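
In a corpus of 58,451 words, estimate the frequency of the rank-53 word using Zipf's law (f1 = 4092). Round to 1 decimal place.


Zipf's law: f(r) = f(1) / r
f(1) = 4092
f(53) = 4092 / 53
= 77.2 occurrences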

****

*WHAT TO DO:* Each record above should be repeated exactly.

*RESPONSE TO THIS TASK:*
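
In a corpus of 58,451 words, estimate the frequency of the rank-53 word using Zipf's law (f1 = 4092). Round to 1 decimal place.


Zipf's law: f(r) = f(1) / r
f(1) = 4092
f(53) = 4092 / 53
= 77.2 occurrences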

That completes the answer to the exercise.